▸ Supplied information
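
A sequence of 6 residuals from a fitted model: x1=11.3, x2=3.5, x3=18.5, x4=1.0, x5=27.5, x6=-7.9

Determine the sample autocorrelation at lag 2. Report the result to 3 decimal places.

0.461

Mean x̄ = (11.3 + 3.5 + 18.5 + 1.0 + 27.5 − 7.9)/6 = 8.9833
Deviations from mean: 2.3167, -5.4833, 9.5167, -7.9833, 18.5167, -16.8833
Σ(x_t−x̄)(x_{t+2}−x̄) = (22.0469) + (43.7753) + (176.2169) + (134.7853) = 376.8244
Denominator Σ(x_t−x̄)² = 817.6483
r_2 = 376.8244 / 817.6483 = 0.461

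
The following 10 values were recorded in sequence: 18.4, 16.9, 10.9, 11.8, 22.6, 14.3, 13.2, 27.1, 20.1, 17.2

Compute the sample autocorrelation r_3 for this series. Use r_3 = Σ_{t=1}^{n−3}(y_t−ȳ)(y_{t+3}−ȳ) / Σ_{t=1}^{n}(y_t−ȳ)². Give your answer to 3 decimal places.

0.335

Mean ȳ = (18.4 + 16.9 + 10.9 + 11.8 + 22.6 + 14.3 + 13.2 + 27.1 + 20.1 + 17.2)/10 = 17.2500
Σ(y_t−ȳ)(y_{t+3}−ȳ) = (-6.2675) + (-1.8725) + (18.7325) + (22.0725) + (52.6975) + (-8.4075) + (0.2025) = 77.1575
Denominator Σ(y_t−ȳ)² = 230.3450
r_3 = 77.1575 / 230.3450 = 0.335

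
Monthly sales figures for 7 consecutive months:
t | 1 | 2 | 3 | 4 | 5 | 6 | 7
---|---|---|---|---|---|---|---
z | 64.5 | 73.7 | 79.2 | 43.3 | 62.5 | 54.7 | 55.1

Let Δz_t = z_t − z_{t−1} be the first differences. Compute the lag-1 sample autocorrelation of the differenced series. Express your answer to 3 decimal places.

First differences Δz: 9.2, 5.5, -35.9, 19.2, -7.8, 0.4
Mean of differences = -1.5667
Numerator Σ(Δz_t−Δz̄)(Δz_{t+1}−Δz̄) = -1021.2311
Denominator Σ(Δz_t−Δz̄)² = 1818.6133
r_1(Δz) = -1021.2311 / 1818.6133 = -0.562

-0.562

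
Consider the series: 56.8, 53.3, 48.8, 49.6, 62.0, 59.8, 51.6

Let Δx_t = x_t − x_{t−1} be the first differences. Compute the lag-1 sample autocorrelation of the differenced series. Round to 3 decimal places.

First differences Δx: -3.5, -4.5, 0.8, 12.4, -2.2, -8.2
Mean of differences = -0.8667
Numerator Σ(Δx_t−Δx̄)(Δx_{t+1}−Δx̄) = 17.7122
Denominator Σ(Δx_t−Δx̄)² = 254.4733
r_1(Δx) = 17.7122 / 254.4733 = 0.070

0.070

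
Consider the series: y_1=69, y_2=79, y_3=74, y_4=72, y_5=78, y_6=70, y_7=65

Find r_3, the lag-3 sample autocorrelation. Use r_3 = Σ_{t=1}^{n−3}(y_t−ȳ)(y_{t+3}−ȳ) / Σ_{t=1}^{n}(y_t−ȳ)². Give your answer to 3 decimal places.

Mean ȳ = (69 + 79 + 74 + 72 + 78 + 70 + 65)/7 = 72.4286
Σ(y_t−ȳ)(y_{t+3}−ȳ) = (1.4694) + (36.6122) + (-3.8163) + (3.1837) = 37.4490
Denominator Σ(y_t−ȳ)² = 149.7143
r_3 = 37.4490 / 149.7143 = 0.250

0.250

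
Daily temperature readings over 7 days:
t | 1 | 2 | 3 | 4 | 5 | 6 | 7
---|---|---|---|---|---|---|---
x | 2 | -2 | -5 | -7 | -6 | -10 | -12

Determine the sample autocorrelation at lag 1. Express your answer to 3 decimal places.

Mean x̄ = (2 − 2 − 5 − 7 − 6 − 10 − 12)/7 = -5.7143
Deviations from mean: 7.7143, 3.7143, 0.7143, -1.2857, -0.2857, -4.2857, -6.2857
Numerator Σ_{t=1}^{6}(x_t−x̄)(x_{t+1}−x̄) = 58.9184
Denominator Σ(x_t−x̄)² = 133.4286
r_1 = 58.9184 / 133.4286 = 0.442

0.442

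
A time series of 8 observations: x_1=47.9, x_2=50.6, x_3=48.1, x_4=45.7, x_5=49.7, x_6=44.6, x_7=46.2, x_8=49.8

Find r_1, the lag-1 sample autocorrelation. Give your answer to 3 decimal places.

Mean x̄ = (47.9 + 50.6 + 48.1 + 45.7 + 49.7 + 44.6 + 46.2 + 49.8)/8 = 47.8250
Deviations from mean: 0.0750, 2.7750, 0.2750, -2.1250, 1.8750, -3.2250, -1.6250, 1.9750
Σ(x_t−x̄)(x_{t+1}−x̄) = (0.2081) + (0.7631) + (-0.5844) + (-3.9844) + (-6.0469) + (5.2406) + (-3.2094) = -7.6131
Denominator Σ(x_t−x̄)² = 32.7550
r_1 = -7.6131 / 32.7550 = -0.232

-0.232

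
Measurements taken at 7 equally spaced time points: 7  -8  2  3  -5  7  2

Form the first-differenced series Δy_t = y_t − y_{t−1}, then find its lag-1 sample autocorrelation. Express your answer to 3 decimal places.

First differences Δy: -15, 10, 1, -8, 12, -5
Mean of differences = -0.8333
Numerator Σ(Δy_t−Δȳ)(Δy_{t+1}−Δȳ) = -292.1944
Denominator Σ(Δy_t−Δȳ)² = 554.8333
r_1(Δy) = -292.1944 / 554.8333 = -0.527

-0.527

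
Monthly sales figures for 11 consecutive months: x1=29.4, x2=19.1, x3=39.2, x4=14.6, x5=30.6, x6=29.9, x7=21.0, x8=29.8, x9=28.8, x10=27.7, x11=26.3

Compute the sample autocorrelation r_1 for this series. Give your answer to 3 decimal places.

-0.748

Mean x̄ = (29.4 + 19.1 + 39.2 + 14.6 + 30.6 + 29.9 + 21.0 + 29.8 + 28.8 + 27.7 + 26.3)/11 = 26.9455
Numerator Σ_{t=1}^{10}(x_t−x̄)(x_{t+1}−x̄) = -329.3384
Denominator Σ(x_t−x̄)² = 440.1673
r_1 = -329.3384 / 440.1673 = -0.748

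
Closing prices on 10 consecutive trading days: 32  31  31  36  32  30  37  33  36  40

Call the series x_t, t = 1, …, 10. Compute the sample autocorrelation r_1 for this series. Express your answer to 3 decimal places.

Mean x̄ = (32 + 31 + 31 + 36 + 32 + 30 + 37 + 33 + 36 + 40)/10 = 33.8000
Numerator Σ_{t=1}^{9}(x_t−x̄)(x_{t+1}−x̄) = 6.7600
Denominator Σ(x_t−x̄)² = 95.6000
r_1 = 6.7600 / 95.6000 = 0.071

0.071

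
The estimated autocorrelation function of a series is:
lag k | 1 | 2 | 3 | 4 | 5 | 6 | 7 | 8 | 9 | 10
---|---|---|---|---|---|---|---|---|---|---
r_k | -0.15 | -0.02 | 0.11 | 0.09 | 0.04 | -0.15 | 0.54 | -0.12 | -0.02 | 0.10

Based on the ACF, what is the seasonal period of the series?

The largest autocorrelation is r_7 = 0.54; the remaining lags stay at or below 0.11.
The dominant spike at lag 7 indicates a seasonal period of 7.

7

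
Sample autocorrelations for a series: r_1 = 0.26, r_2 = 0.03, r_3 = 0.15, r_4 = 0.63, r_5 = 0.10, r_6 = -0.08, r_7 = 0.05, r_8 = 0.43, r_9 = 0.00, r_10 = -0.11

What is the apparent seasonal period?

The largest autocorrelation is r_4 = 0.63, with a weaker echo at lag 8 (0.43); the remaining lags stay at or below 0.26. The elevated value at lag 1 (0.26), dropping to 0.03 at lag 2, reflects decaying short-term dependence rather than seasonality.
The dominant spike at lag 4 indicates a seasonal period of 4.

4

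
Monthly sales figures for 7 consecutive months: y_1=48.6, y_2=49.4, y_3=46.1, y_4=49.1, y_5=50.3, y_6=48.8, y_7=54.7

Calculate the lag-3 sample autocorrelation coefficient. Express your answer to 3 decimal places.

Mean ȳ = (48.6 + 49.4 + 46.1 + 49.1 + 50.3 + 48.8 + 54.7)/7 = 49.5714
Σ(y_t−ȳ)(y_{t+3}−ȳ) = (0.4580) + (-0.1249) + (2.6780) + (-2.4178) = 0.5933
Denominator Σ(y_t−ȳ)² = 40.6743
r_3 = 0.5933 / 40.6743 = 0.015

0.015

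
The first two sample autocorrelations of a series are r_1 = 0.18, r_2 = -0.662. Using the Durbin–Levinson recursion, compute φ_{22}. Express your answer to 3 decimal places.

-0.718

φ_{22} = (r_2 − r_1²) / (1 − r_1²)
r_1² = (0.18)² = 0.0324
Numerator = -0.662 − 0.0324 = -0.6944; denominator = 1 − 0.0324 = 0.9676
φ_{22} = -0.6944 / 0.9676 = -0.718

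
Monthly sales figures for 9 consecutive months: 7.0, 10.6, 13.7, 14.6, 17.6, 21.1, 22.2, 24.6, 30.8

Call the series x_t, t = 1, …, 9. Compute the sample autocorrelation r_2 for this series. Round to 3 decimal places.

Mean x̄ = (7.0 + 10.6 + 13.7 + 14.6 + 17.6 + 21.1 + 22.2 + 24.6 + 30.8)/9 = 18.0222
Σ(x_t−x̄)(x_{t+2}−x̄) = (47.6405) + (25.4005) + (1.8249) + (-10.5328) + (-1.7640) + (20.2449) + (53.3827) = 136.1968
Denominator Σ(x_t−x̄)² = 440.6156
r_2 = 136.1968 / 440.6156 = 0.309

0.309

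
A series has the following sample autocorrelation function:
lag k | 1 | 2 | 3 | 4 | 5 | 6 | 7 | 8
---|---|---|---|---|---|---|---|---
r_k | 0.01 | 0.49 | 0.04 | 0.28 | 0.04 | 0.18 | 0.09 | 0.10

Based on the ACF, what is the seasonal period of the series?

The largest autocorrelation is r_2 = 0.49, with weaker echoes at lags 4 (0.28) and 6 (0.18); the remaining lags stay at or below 0.10.
The dominant spike at lag 2 indicates a seasonal period of 2.

2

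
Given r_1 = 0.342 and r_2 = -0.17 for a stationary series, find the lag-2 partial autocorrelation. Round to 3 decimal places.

-0.325

φ_{22} = (r_2 − r_1²) / (1 − r_1²)
r_1² = (0.342)² = 0.116964
Numerator = -0.17 − 0.1170 = -0.2870; denominator = 1 − 0.1170 = 0.8830
φ_{22} = -0.2870 / 0.8830 = -0.325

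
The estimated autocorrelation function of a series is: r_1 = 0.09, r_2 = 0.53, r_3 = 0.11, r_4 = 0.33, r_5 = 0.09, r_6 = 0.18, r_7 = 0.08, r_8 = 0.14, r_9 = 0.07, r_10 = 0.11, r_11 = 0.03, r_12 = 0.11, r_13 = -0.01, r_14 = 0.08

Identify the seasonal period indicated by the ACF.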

▸ Exercise goal
What you return should be the lines from the beginning of the records through the one that contains "The following 10", repeated exactly and with no additions.

▸ Response to the task
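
A sequence of 6 residuals from a fitted model: x1=11.3, x2=3.5, x3=18.5, x4=1.0, x5=27.5, x6=-7.9

Determine the sample autocorrelation at lag 2. Report the result to 3 decimal places.

0.461

Mean x̄ = (11.3 + 3.5 + 18.5 + 1.0 + 27.5 − 7.9)/6 = 8.9833
Deviations from mean: 2.3167, -5.4833, 9.5167, -7.9833, 18.5167, -16.8833
Σ(x_t−x̄)(x_{t+2}−x̄) = (22.0469) + (43.7753) + (176.2169) + (134.7853) = 376.8244
Denominator Σ(x_t−x̄)² = 817.6483
r_2 = 376.8244 / 817.6483 = 0.461

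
The following 10 values were recorded in sequence: 18.4, 16.9, 10.9, 11.8, 22.6, 14.3, 13.2, 27.1, 20.1, 17.2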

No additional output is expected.